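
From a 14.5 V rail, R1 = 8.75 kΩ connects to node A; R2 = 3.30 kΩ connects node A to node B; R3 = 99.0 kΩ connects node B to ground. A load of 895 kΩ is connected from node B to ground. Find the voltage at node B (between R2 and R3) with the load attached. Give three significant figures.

V ≈ 12.8 V

At node B, R3 is in parallel with the load: R3‖R_L = 89.14 kΩ.
Below node A the resistance is R2 + (R3‖R_L) = 92.44 kΩ, so V_A = 14.5 × 92.44/101.2 = 13.25 V.
Then V_B = V_A × (R3‖R_L)/(R2 + R3‖R_L) = 13.25 × 89.14/92.44 = 12.8 V.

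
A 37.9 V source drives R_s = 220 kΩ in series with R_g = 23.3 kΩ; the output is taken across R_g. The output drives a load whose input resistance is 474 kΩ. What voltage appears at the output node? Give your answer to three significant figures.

The load sits in parallel with R_g: R_g‖R_L = (23.3 × 474) / (23.3 + 474) = 22.21 kΩ.
V_out = 37.9 × 22.21 / (220 + 22.21) = 37.9 × 22.21/242.2 = 3.48 V.

V_out ≈ 3.48 V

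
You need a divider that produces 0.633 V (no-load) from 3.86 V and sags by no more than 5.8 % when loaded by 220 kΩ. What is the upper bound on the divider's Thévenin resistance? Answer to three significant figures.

Loading drop = R_th/(R_th + R_L) ≤ 0.0580, so R_th ≤ R_L · ε/(1−ε) = 220 kΩ × 0.0580/0.9420 = 13.5 kΩ.

R_th ≤ 13.5 kΩ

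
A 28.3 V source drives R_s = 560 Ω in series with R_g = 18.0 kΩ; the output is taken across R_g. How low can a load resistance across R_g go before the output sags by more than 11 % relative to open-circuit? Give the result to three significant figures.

Output resistance R_th = R_s‖R_g = (560 × 18000)/18560 = 543.1 Ω.
The fractional drop is R_th/(R_th + R_L); requiring this ≤ 0.110 gives R_L ≥ R_th(1/0.110 − 1) = 543.1 × 8.091 = 4.39 kΩ.

R_L(min) ≈ 4.39 kΩ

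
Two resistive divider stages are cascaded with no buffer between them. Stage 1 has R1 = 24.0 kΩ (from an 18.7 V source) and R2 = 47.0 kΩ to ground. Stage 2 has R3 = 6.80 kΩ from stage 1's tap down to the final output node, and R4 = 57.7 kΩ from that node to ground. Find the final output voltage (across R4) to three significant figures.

Stage 2 presents R3+R4 = 64.50 kΩ as a load on stage 1's tap.
Stage 1's lower leg becomes R2‖(R3+R4) = 27.19 kΩ, so V_mid = 18.7 × 27.19/51.19 = 9.932 V.
Stage 2 is itself unloaded: V_out = V_mid × R4/(R3+R4) = 9.932 × 57.7/64.50 = 8.89 V.

V_out ≈ 8.89 V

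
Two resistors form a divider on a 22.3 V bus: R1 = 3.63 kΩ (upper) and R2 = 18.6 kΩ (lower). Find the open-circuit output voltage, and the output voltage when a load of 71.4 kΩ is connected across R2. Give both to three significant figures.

Open-circuit: V = 22.3 × 18.6/(3.63 + 18.6) = 18.7 V.
With the load, R2 becomes R2‖R_L = 14.76 kΩ, so V = 22.3 × 14.76/18.39 = 17.9 V.

Unloaded: 18.7 V; loaded: 17.9 V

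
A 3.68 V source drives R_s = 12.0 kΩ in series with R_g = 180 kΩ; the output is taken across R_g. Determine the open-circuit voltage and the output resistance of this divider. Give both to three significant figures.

V_th is the open-circuit tap voltage: 3.68 × 180/(12.0 + 180) = 3.45 V.
With the supply zeroed, R_s and R_g appear in parallel from the tap: R_th = R_s‖R_g = (12.0 × 180)/192.0 = 11.2 kΩ.

V_th = 3.45 V, R_th = 11.2 kΩ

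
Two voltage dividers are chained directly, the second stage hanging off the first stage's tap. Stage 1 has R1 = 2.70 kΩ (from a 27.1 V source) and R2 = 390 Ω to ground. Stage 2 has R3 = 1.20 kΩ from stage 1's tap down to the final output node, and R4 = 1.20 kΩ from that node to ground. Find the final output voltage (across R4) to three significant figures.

Stage 2 presents R3+R4 = 2400 Ω as a load on stage 1's tap.
Stage 1's lower leg becomes R2‖(R3+R4) = 335.5 Ω, so V_mid = 27.1 × 335.5/3035 = 2.995 V.
Stage 2 is itself unloaded: V_out = V_mid × R4/(R3+R4) = 2.995 × 1200/2400 = 1.50 V.

V_out ≈ 1.50 V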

····················

- DESCRIPTION OF THE TASK
All the data is to be copied over exactly as it stands.

- EXERCISE RESPONSE
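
From a 14.5 V rail, R1 = 8.75 kΩ connects to node A; R2 = 3.30 kΩ connects node A to node B; R3 = 99.0 kΩ connects node B to ground. A load of 895 kΩ is connected from node B to ground. Find the voltage at node B (between R2 and R3) with the load attached. Give three significant figures.

V ≈ 12.8 V

At node B, R3 is in parallel with the load: R3‖R_L = 89.14 kΩ.
Below node A the resistance is R2 + (R3‖R_L) = 92.44 kΩ, so V_A = 14.5 × 92.44/101.2 = 13.25 V.
Then V_B = V_A × (R3‖R_L)/(R2 + R3‖R_L) = 13.25 × 89.14/92.44 = 12.8 V.

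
A 37.9 V source drives R_s = 220 kΩ in series with R_g = 23.3 kΩ; the output is taken across R_g. The output drives a load whose input resistance is 474 kΩ. What voltage appears at the output node? Give your answer to three significant figures.

The load sits in parallel with R_g: R_g‖R_L = (23.3 × 474) / (23.3 + 474) = 22.21 kΩ.
V_out = 37.9 × 22.21 / (220 + 22.21) = 37.9 × 22.21/242.2 = 3.48 V.

V_out ≈ 3.48 V

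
You need a divider that produces 0.633 V (no-load) from 3.86 V and sags by no more than 5.8 % when loaded by 220 kΩ. What is the upper bound on the divider's Thévenin resistance? Answer to three significant figures.

Loading drop = R_th/(R_th + R_L) ≤ 0.0580, so R_th ≤ R_L · ε/(1−ε) = 220 kΩ × 0.0580/0.9420 = 13.5 kΩ.

R_th ≤ 13.5 kΩ

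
A 28.3 V source drives R_s = 560 Ω in series with R_g = 18.0 kΩ; the output is taken across R_g. How low can a load resistance across R_g go before the output sags by more than 11 % relative to open-circuit? Give the result to three significant figures.

Output resistance R_th = R_s‖R_g = (560 × 18000)/18560 = 543.1 Ω.
The fractional drop is R_th/(R_th + R_L); requiring this ≤ 0.110 gives R_L ≥ R_th(1/0.110 − 1) = 543.1 × 8.091 = 4.39 kΩ.

R_L(min) ≈ 4.39 kΩ

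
Two resistive divider stages are cascaded with no buffer between them. Stage 1 has R1 = 24.0 kΩ (from an 18.7 V source) and R2 = 47.0 kΩ to ground. Stage 2 has R3 = 6.80 kΩ from stage 1's tap down to the final output node, and R4 = 57.7 kΩ from that node to ground. Find the final output voltage (across R4) to three significant figures.

Stage 2 presents R3+R4 = 64.50 kΩ as a load on stage 1's tap.
Stage 1's lower leg becomes R2‖(R3+R4) = 27.19 kΩ, so V_mid = 18.7 × 27.19/51.19 = 9.932 V.
Stage 2 is itself unloaded: V_out = V_mid × R4/(R3+R4) = 9.932 × 57.7/64.50 = 8.89 V.

V_out ≈ 8.89 V

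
Two resistors form a divider on a 22.3 V bus: R1 = 3.63 kΩ (upper) and R2 = 18.6 kΩ (lower). Find the open-circuit output voltage, and the output voltage when a load of 71.4 kΩ is connected across R2. Give both to three significant figures.

Open-circuit: V = 22.3 × 18.6/(3.63 + 18.6) = 18.7 V.
With the load, R2 becomes R2‖R_L = 14.76 kΩ, so V = 22.3 × 14.76/18.39 = 17.9 V.

Unloaded: 18.7 V; loaded: 17.9 V

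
A 3.68 V source drives R_s = 12.0 kΩ in series with R_g = 180 kΩ; the output is taken across R_g. Determine the open-circuit voltage and the output resistance of this divider. Give both to three significant figures.

V_th is the open-circuit tap voltage: 3.68 × 180/(12.0 + 180) = 3.45 V.
With the supply zeroed, R_s and R_g appear in parallel from the tap: R_th = R_s‖R_g = (12.0 × 180)/192.0 = 11.2 kΩ.

V_th = 3.45 V, R_th = 11.2 kΩ

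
Two voltage dividers are chained directly, the second stage hanging off the first stage's tap. Stage 1 has R1 = 2.70 kΩ (from a 27.1 V source) and R2 = 390 Ω to ground. Stage 2 has R3 = 1.20 kΩ from stage 1's tap down to the final output node, and R4 = 1.20 kΩ from that node to ground. Find the final output voltage (across R4) to three significant figures.

Stage 2 presents R3+R4 = 2400 Ω as a load on stage 1's tap.
Stage 1's lower leg becomes R2‖(R3+R4) = 335.5 Ω, so V_mid = 27.1 × 335.5/3035 = 2.995 V.
Stage 2 is itself unloaded: V_out = V_mid × R4/(R3+R4) = 2.995 × 1200/2400 = 1.50 V.

V_out ≈ 1.50 V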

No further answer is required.